- WHAT YOU WILL DO:
Work out how many lines below contain the word "that". Only the number is wanted.

- PROVIDED RECORDS:
__________

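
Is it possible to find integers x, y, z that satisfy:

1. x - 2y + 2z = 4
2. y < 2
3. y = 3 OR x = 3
No

The full constraint system is jointly infeasible over the integers. Each constraint and what it forces:

  - x - 2y + 2z = 4: is a linear equation tying the variables together
  - y < 2: bounds one variable relative to a constant
  - y = 3 OR x = 3: forces a choice: either y = 3 or x = 3

Split on the disjunction (y = 3 OR x = 3):
  • If y = 3: this contradicts the bound y ≤ 1.
  • If x = 3: with x = 3, every remaining term of the linear equation is divisible by 2, so the left side is ≡ 0 (mod 2); but the right side 1 ≡ 1 (mod 2). No integers can satisfy it.
Both branches are infeasible, so the system has no integer solution.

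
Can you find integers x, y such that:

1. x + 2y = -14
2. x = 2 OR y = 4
Yes

Take x = 2, y = -8. Substituting into each constraint:
  (1) 2 + 2(-8) = -14 ✓
  (2) x = 2, target 2 ✓ (first branch holds)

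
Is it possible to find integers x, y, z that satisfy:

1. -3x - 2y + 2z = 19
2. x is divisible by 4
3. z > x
No

A contradictory subset is {-3x - 2y + 2z = 19, x is divisible by 4}. No integer assignment can satisfy these jointly:

  - -3x - 2y + 2z = 19: is a linear equation tying the variables together
  - x is divisible by 4: restricts x to multiples of 4

Modular obstruction: writing x = 4x', every remaining term of the linear equation is divisible by 2, so the left side is ≡ 0 (mod 2); but the right side 19 ≡ 1 (mod 2). No integers can satisfy it.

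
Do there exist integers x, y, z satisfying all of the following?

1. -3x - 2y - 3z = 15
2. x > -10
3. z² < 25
Yes

Take x = 0, y = -9, z = 1. Substituting into each constraint:
  (1) -3(0) - 2(-9) - 3(1) = 15 ✓
  (2) 0 > -10 ✓
  (3) z² = (1)² = 1, and 1 < 25 ✓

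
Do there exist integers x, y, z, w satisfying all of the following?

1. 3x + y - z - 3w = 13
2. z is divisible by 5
Yes

Take x = 0, y = 13, z = 0, w = 0. Substituting into each constraint:
  (1) 3(0) + 13 + 0 - 3(0) = 13 ✓
  (2) 0 = 5 × 0, remainder 0 ✓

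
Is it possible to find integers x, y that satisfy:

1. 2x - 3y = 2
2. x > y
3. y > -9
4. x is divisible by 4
Yes

Take x = 4, y = 2. Substituting into each constraint:
  (1) 2(4) - 3(2) = 2 ✓
  (2) 4 > 2 ✓
  (3) 2 > -9 ✓
  (4) 4 = 4 × 1, remainder 0 ✓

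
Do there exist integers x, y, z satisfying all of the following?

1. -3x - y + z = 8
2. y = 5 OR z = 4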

__________

- RESULT OF THE TASK:
4